____ DATASET EXCERPTS

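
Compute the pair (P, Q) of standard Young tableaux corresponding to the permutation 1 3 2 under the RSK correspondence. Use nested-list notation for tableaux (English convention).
P = [[1, 2], [3]], Q = [[1, 2], [3]]

Insert each entry of the permutation into P by Schensted row insertion, recording in Q the position of each new cell.

Insert 1: appended to row 1. P = [[1]].
Insert 3: appended to row 1. P = [[1, 3]].
Insert 2: 2 bumps 3 from row 1; 3 starts row 2. P = [[1, 2], [3]].

So P = [[1, 2], [3]], Q = [[1, 2], [3]].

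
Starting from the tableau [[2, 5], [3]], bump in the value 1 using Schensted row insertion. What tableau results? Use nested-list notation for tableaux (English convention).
[[1, 5], [2], [3]]

In row 1, 1 replaces 2 (the leftmost entry greater than 1); 2 is bumped to row 2. In row 2, 2 replaces 3 (the leftmost entry greater than 2); 3 is bumped to row 3. 3 starts a new row 3. The new tableau is [[1, 5], [2], [3]].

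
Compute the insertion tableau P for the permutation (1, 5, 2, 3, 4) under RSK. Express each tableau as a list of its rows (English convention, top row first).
Insert 1: appended to row 1. P = [[1]].
Insert 5: appended to row 1. P = [[1, 5]].
Insert 2: 2 bumps 5 from row 1; 5 starts row 2. P = [[1, 2], [5]].
Insert 3: appended to row 1. P = [[1, 2, 3], [5]].
Insert 4: appended to row 1. P = [[1, 2, 3, 4], [5]].

So P = [[1, 2, 3, 4], [5]].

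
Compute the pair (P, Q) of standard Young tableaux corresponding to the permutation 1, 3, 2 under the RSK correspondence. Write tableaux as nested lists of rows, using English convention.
P = [[1, 2], [3]], Q = [[1, 2], [3]]

Insert each entry of the permutation into P by Schensted row insertion, recording in Q the position of each new cell.

Insert 1: appended to row 1. P = [[1]].
Insert 3: appended to row 1. P = [[1, 3]].
Insert 2: 2 bumps 3 from row 1; 3 starts row 2. P = [[1, 2], [3]].

So P = [[1, 2], [3]], Q = [[1, 2], [3]].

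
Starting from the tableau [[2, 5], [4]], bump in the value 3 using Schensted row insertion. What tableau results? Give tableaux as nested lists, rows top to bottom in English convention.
[[2, 3], [4, 5]]

In row 1, 3 replaces 5 (the leftmost entry greater than 3); 5 is bumped to row 2. 5 is appended to row 2. The new tableau is [[2, 3], [4, 5]].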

________

WHAT YOU NEED TO DO:
Copy out each record exactly as given, omitting none.

EXERCISE ANSWER:
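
Compute the pair (P, Q) of standard Young tableaux corresponding to the permutation 1 3 2 under the RSK correspondence. Use nested-list notation for tableaux (English convention).
P = [[1, 2], [3]], Q = [[1, 2], [3]]

Insert each entry of the permutation into P by Schensted row insertion, recording in Q the position of each new cell.

Insert 1: appended to row 1. P = [[1]].
Insert 3: appended to row 1. P = [[1, 3]].
Insert 2: 2 bumps 3 from row 1; 3 starts row 2. P = [[1, 2], [3]].

So P = [[1, 2], [3]], Q = [[1, 2], [3]].

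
Starting from the tableau [[2, 5], [3]], bump in the value 1 using Schensted row insertion. What tableau results? Use nested-list notation for tableaux (English convention).
[[1, 5], [2], [3]]

In row 1, 1 replaces 2 (the leftmost entry greater than 1); 2 is bumped to row 2. In row 2, 2 replaces 3 (the leftmost entry greater than 2); 3 is bumped to row 3. 3 starts a new row 3. The new tableau is [[1, 5], [2], [3]].

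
Compute the insertion tableau P for the permutation (1, 5, 2, 3, 4) under RSK. Express each tableau as a list of its rows (English convention, top row first).
Insert 1: appended to row 1. P = [[1]].
Insert 5: appended to row 1. P = [[1, 5]].
Insert 2: 2 bumps 5 from row 1; 5 starts row 2. P = [[1, 2], [5]].
Insert 3: appended to row 1. P = [[1, 2, 3], [5]].
Insert 4: appended to row 1. P = [[1, 2, 3, 4], [5]].

So P = [[1, 2, 3, 4], [5]].

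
Compute the pair (P, Q) of standard Young tableaux corresponding to the permutation 1, 3, 2 under the RSK correspondence. Write tableaux as nested lists of rows, using English convention.
P = [[1, 2], [3]], Q = [[1, 2], [3]]

Insert each entry of the permutation into P by Schensted row insertion, recording in Q the position of each new cell.

Insert 1: appended to row 1. P = [[1]].
Insert 3: appended to row 1. P = [[1, 3]].
Insert 2: 2 bumps 3 from row 1; 3 starts row 2. P = [[1, 2], [3]].

So P = [[1, 2], [3]], Q = [[1, 2], [3]].

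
Starting from the tableau [[2, 5], [4]], bump in the value 3 using Schensted row insertion. What tableau results? Give tableaux as nested lists, rows top to bottom in English convention.
[[2, 3], [4, 5]]

In row 1, 3 replaces 5 (the leftmost entry greater than 3); 5 is bumped to row 2. 5 is appended to row 2. The new tableau is [[2, 3], [4, 5]].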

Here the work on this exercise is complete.